What is expected:
What you give must be exactly the lines of the material from the first through the line that contains "13 | a = h * 6", inclusive, and no others.

Exercise data:
▼

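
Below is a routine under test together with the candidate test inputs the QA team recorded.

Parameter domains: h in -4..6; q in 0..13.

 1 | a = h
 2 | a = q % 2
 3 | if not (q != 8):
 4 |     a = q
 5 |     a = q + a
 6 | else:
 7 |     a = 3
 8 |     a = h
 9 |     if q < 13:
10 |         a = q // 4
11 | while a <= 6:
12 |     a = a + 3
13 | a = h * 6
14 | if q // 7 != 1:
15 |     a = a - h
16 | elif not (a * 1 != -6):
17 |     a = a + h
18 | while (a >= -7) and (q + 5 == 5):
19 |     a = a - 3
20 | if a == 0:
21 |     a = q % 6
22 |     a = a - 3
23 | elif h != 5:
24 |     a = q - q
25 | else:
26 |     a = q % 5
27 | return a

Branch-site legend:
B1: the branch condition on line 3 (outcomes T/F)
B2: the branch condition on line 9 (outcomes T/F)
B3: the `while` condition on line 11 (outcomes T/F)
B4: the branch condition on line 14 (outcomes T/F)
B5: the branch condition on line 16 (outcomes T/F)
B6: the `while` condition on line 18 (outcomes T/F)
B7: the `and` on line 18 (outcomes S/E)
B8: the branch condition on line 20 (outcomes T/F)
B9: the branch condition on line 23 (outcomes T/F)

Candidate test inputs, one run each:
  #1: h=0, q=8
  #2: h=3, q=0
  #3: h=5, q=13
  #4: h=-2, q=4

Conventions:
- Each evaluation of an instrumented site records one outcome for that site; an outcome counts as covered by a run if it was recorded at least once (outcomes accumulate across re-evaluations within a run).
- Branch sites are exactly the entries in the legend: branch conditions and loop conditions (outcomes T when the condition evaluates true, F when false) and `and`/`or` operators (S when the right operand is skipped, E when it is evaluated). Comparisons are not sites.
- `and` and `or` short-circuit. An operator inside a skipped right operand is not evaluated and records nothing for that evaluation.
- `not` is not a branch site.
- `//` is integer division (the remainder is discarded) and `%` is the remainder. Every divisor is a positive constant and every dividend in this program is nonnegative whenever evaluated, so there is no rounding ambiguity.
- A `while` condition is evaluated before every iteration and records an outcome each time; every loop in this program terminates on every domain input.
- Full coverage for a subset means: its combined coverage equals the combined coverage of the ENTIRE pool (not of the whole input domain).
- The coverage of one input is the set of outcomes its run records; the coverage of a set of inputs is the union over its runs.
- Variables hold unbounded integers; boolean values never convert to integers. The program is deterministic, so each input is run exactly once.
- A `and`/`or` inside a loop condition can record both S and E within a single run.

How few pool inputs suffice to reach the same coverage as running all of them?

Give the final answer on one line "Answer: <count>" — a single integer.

#1 (h=0, q=8) -> B1->T, B3->F, B4->F, B5->F, B7->E, B6->F, B8->T; covered: B1=T, B3=F, B4=F, B5=F, B6=F, B7=E, B8=T
#2 (h=3, q=0) -> B1->F, B2->T, B3->T, B3->T, B3->T, B3->F, B4->T, B7->E, B6->T, B7->E, B6->T, B7->E, B6->T, B7->E, ...; covered: B1=F, B2=T, B3=T, B3=F, B4=T, B6=T, B6=F, B7=S, B7=E, B8=F, B9=T
#3 (h=5, q=13) -> B1->F, B2->F, B3->T, B3->F, B4->F, B5->F, B7->E, B6->F, B8->F, B9->F; covered: B1=F, B2=F, B3=T, B3=F, B4=F, B5=F, B6=F, B7=E, B8=F, B9=F
#4 (h=-2, q=4) -> B1->F, B2->T, B3->T, B3->T, B3->F, B4->T, B7->S, B6->F, B8->F, B9->T; covered: B1=F, B2=T, B3=T, B3=F, B4=T, B6=F, B7=S, B8=F, B9=T
pool-wide coverage (17 outcomes): B1=T, B1=F, B2=T, B2=F, B3=T, B3=F, B4=T, B4=F, B5=F, B6=T, B6=F, B7=S, B7=E, B8=T, B8=F, B9=T, B9=F
size 1 is not enough: best union over all size-1 subsets is 11/17
size 2 is not enough: best union over all size-2 subsets is 15/17
the canonical winner is {1, 2, 3}: size 3, full 17-outcome coverage, earliest index list among size-3 covers

Answer: 3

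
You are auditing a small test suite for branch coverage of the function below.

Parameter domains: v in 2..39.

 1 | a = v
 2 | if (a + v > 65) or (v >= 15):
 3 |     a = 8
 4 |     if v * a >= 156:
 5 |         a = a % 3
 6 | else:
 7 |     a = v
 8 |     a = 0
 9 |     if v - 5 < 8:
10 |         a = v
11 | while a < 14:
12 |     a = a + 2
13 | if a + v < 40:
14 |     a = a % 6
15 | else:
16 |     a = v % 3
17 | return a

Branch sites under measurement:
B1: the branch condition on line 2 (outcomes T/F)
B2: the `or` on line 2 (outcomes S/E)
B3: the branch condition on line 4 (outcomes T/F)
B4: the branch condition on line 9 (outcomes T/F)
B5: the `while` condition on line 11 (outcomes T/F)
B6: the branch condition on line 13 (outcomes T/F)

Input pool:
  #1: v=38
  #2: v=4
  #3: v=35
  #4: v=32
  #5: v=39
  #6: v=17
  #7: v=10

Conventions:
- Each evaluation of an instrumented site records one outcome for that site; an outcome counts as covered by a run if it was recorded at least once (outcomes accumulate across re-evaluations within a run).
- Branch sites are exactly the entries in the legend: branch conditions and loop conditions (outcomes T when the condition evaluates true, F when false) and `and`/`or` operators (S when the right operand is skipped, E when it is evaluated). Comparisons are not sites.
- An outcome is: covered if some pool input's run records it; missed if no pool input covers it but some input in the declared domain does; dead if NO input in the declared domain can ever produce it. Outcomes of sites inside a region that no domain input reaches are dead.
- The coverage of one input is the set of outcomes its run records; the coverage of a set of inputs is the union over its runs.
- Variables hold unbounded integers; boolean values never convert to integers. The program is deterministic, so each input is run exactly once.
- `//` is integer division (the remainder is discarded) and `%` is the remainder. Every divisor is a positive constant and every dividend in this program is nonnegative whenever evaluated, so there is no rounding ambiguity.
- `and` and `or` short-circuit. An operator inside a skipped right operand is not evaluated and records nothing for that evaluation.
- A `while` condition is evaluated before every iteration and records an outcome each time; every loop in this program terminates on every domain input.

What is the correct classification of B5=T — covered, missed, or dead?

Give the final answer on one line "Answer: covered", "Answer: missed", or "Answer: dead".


B5=T is recorded by pool input(s) 1, 2, 3, 4, 5, 6, 7 -> covered
Answer: covered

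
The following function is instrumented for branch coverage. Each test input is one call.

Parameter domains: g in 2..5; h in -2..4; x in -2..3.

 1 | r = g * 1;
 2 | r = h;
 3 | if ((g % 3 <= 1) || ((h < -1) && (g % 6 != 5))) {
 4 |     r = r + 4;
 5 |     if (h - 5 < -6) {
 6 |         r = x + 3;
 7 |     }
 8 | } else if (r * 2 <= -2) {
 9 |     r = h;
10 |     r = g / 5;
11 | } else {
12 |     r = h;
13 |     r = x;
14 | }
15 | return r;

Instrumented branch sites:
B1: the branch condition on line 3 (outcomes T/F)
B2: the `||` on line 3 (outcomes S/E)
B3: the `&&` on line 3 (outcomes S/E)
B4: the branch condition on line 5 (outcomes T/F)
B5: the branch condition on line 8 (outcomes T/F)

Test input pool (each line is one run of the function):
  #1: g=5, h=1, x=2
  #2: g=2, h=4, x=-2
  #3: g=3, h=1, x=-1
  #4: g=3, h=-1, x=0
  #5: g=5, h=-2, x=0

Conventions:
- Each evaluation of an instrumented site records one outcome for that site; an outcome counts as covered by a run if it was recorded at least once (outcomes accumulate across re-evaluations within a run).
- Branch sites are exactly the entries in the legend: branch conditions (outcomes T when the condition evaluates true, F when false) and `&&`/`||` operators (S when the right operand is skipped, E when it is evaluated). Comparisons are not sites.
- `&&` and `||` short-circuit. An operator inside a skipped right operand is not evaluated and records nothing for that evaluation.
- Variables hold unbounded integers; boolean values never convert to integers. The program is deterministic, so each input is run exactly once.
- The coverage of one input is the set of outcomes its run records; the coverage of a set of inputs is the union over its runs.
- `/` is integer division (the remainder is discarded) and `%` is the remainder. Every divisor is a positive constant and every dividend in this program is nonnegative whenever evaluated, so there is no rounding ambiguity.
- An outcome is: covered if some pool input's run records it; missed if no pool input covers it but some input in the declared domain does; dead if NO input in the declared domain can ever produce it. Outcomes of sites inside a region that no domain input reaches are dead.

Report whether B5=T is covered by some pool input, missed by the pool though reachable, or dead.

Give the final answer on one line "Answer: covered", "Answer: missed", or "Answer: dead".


B5=T is recorded by pool input(s) 5 -> covered
Answer: covered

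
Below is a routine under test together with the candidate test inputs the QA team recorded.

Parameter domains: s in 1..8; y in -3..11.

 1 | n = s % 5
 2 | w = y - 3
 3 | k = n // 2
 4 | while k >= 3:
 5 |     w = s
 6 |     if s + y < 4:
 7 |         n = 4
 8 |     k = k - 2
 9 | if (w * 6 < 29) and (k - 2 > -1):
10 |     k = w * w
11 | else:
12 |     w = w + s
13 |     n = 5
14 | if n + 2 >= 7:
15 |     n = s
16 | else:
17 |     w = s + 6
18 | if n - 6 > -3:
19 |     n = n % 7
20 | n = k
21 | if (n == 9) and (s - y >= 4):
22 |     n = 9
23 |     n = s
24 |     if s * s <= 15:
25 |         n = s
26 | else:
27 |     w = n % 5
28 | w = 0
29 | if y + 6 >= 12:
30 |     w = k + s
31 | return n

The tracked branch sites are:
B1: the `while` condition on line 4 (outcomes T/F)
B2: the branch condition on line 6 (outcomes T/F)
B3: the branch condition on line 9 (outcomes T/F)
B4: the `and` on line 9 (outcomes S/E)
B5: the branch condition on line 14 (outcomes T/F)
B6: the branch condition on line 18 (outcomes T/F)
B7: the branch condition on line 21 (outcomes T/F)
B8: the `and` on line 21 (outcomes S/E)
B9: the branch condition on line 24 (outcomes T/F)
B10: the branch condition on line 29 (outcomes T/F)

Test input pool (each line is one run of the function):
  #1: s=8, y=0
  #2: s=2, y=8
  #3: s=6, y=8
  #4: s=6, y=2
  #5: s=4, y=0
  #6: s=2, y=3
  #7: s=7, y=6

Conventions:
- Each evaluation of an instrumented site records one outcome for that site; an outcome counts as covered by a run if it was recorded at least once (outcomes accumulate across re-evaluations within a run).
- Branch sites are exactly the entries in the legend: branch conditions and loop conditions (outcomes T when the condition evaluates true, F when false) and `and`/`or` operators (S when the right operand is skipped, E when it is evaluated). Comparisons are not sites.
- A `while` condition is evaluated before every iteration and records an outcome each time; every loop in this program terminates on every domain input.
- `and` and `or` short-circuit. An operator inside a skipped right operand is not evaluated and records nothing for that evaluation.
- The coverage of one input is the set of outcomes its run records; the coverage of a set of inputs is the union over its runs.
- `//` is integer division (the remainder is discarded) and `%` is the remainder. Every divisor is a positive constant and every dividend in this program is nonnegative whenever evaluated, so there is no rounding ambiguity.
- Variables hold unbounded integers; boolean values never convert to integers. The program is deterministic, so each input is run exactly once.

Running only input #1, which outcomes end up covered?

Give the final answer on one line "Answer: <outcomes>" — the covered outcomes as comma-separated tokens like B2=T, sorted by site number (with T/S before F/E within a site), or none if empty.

Event log for input #1 (s=8, y=0):
  B1->F, B4->E, B3->F, B5->T, B6->T, B8->S, B7->F, B10->F
distinct outcomes covered: B1=F, B3=F, B4=E, B5=T, B6=T, B7=F, B8=S, B10=F

Answer: B1=F, B3=F, B4=E, B5=T, B6=T, B7=F, B8=S, B10=F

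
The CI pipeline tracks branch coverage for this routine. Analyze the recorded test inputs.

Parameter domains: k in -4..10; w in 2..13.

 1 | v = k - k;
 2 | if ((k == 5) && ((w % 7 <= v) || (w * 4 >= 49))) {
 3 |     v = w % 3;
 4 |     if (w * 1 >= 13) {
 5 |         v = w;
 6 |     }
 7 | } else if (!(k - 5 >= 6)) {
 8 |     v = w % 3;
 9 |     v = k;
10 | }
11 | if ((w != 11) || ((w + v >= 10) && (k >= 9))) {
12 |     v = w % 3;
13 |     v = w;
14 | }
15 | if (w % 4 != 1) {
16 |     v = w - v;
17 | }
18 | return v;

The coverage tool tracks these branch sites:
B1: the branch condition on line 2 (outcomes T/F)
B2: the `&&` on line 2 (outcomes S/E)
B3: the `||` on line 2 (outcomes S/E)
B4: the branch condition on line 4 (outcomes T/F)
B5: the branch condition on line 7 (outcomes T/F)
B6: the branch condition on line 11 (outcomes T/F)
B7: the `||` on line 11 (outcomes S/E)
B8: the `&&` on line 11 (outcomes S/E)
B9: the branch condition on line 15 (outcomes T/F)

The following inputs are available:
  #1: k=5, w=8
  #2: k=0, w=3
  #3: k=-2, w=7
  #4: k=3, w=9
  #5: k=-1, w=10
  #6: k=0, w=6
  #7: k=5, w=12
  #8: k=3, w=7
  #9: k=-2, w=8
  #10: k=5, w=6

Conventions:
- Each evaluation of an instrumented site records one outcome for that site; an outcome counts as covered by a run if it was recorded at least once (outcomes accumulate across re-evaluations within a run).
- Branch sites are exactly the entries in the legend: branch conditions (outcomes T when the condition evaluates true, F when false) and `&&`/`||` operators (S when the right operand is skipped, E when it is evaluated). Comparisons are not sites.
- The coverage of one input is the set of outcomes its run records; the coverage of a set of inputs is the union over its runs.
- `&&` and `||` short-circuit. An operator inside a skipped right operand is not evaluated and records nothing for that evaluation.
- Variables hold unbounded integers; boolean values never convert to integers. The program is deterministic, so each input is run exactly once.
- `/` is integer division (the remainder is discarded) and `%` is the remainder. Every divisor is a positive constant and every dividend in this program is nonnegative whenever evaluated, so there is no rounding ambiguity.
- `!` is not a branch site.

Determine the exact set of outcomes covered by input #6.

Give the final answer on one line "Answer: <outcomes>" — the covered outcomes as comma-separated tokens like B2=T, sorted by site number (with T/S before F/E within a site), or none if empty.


Event log for input #6 (k=0, w=6):
  B2->S, B1->F, B5->T, B7->S, B6->T, B9->T
as a set, this run covers: B1=F, B2=S, B5=T, B6=T, B7=S, B9=T
Answer: B1=F, B2=S, B5=T, B6=T, B7=S, B9=T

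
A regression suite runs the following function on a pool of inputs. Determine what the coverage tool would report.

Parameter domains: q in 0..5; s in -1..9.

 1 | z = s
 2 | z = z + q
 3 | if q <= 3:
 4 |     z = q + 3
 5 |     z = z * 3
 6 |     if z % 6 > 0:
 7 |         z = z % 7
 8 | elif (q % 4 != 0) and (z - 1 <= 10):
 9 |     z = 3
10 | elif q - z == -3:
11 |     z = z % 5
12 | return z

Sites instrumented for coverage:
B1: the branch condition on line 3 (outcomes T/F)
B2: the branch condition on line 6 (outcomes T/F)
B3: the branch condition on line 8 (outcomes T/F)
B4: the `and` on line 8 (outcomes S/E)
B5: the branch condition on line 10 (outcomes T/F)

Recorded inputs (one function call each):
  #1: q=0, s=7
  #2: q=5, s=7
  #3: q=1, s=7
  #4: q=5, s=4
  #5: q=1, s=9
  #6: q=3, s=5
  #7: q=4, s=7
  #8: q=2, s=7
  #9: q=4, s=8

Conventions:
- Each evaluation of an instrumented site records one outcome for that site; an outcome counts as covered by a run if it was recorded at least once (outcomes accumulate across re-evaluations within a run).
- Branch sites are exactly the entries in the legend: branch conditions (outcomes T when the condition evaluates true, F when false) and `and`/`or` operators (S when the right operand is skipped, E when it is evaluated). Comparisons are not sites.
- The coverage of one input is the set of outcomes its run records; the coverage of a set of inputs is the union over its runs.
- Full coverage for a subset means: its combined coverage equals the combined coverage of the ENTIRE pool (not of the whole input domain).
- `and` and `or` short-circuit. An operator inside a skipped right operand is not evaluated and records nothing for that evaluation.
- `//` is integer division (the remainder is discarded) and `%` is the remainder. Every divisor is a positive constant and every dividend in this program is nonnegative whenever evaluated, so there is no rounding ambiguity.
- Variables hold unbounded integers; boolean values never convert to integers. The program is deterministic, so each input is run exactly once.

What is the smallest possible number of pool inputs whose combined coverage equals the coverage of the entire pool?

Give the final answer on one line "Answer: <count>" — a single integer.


input #1, q=0, s=7: events B1->T, B2->T; outcomes B1=T, B2=T
input #2, q=5, s=7: events B1->F, B4->E, B3->F, B5->F; outcomes B1=F, B3=F, B4=E, B5=F
input #3, q=1, s=7: events B1->T, B2->F; outcomes B1=T, B2=F
input #4, q=5, s=4: events B1->F, B4->E, B3->T; outcomes B1=F, B3=T, B4=E
input #5, q=1, s=9: events B1->T, B2->F; outcomes B1=T, B2=F
input #6, q=3, s=5: events B1->T, B2->F; outcomes B1=T, B2=F
input #7, q=4, s=7: events B1->F, B4->S, B3->F, B5->F; outcomes B1=F, B3=F, B4=S, B5=F
input #8, q=2, s=7: events B1->T, B2->T; outcomes B1=T, B2=T
input #9, q=4, s=8: events B1->F, B4->S, B3->F, B5->F; outcomes B1=F, B3=F, B4=S, B5=F
together the pool reaches 9 outcomes: B1=T, B1=F, B2=T, B2=F, B3=T, B3=F, B4=S, B4=E, B5=F
every size-1 subset falls short of the 9 outcomes (best: 4/9)
every size-2 subset falls short of the 9 outcomes (best: 6/9)
every size-3 subset falls short of the 9 outcomes (best: 8/9)
size 4: inputs {1, 3, 4, 7} cover all 9 outcomes, and no lexicographically smaller subset of this size does
Answer: 4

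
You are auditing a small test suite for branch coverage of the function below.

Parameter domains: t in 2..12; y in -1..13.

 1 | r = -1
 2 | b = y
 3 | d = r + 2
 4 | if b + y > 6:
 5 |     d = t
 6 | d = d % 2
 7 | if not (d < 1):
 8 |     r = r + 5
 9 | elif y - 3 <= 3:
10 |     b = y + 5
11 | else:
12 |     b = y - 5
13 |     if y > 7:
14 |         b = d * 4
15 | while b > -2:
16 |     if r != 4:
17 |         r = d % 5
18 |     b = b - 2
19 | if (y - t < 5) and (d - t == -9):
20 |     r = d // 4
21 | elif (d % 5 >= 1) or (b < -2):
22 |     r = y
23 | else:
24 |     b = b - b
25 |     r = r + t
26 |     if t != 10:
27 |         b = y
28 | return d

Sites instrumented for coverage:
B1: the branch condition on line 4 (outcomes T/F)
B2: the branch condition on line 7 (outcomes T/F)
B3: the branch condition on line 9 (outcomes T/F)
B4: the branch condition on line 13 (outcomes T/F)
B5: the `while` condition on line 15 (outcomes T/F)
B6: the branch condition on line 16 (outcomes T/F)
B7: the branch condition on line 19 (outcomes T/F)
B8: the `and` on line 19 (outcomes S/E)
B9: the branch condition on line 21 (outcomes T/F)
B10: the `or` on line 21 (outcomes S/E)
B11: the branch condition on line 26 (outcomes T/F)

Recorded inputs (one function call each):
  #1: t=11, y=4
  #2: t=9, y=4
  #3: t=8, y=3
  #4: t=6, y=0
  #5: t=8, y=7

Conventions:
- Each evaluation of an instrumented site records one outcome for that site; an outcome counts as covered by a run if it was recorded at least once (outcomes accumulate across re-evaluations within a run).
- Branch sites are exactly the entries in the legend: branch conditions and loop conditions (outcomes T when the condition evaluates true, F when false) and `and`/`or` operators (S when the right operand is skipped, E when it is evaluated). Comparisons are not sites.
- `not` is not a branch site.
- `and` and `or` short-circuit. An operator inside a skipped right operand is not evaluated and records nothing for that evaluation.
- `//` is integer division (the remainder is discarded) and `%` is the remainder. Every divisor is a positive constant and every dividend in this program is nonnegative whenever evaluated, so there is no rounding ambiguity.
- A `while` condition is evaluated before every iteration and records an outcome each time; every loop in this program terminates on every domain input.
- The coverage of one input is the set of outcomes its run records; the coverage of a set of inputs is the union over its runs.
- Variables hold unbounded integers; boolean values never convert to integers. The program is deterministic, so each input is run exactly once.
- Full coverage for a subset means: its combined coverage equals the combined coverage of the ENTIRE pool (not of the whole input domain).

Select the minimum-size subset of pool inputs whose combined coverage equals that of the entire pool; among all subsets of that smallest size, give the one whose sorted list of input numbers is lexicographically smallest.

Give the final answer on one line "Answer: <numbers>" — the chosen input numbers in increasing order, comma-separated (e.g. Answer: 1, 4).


run #1 (t=11, y=4) records B1=T, B2=T, B5=T, B5=F, B6=F, B7=F, B8=E, B9=T, B10=S
run #2 (t=9, y=4) records B1=T, B2=T, B5=T, B5=F, B6=F, B7=F, B8=E, B9=T, B10=S
run #3 (t=8, y=3) records B1=F, B2=T, B5=T, B5=F, B6=F, B7=F, B8=E, B9=T, B10=S
run #4 (t=6, y=0) records B1=F, B2=T, B5=T, B5=F, B6=F, B7=F, B8=E, B9=T, B10=S
run #5 (t=8, y=7) records B1=T, B2=F, B3=F, B4=F, B5=T, B5=F, B6=T, B7=F, B8=E, B9=F, B10=E, B11=T
pool-wide coverage (17 outcomes): B1=T, B1=F, B2=T, B2=F, B3=F, B4=F, B5=T, B5=F, B6=T, B6=F, B7=F, B8=E, B9=T, B9=F, B10=S, B10=E, B11=T
no size-1 subset reaches all 17 outcomes (best union: 12/17)
inputs {3, 5} (size 2) cover everything; no size-2 subset with a lexicographically smaller index list covers all 17
Answer: 3, 5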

▲

Task output:
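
Below is a routine under test together with the candidate test inputs the QA team recorded.

Parameter domains: h in -4..6; q in 0..13.

 1 | a = h
 2 | a = q % 2
 3 | if not (q != 8):
 4 |     a = q
 5 |     a = q + a
 6 | else:
 7 |     a = 3
 8 |     a = h
 9 |     if q < 13:
10 |         a = q // 4
11 | while a <= 6:
12 |     a = a + 3
13 | a = h * 6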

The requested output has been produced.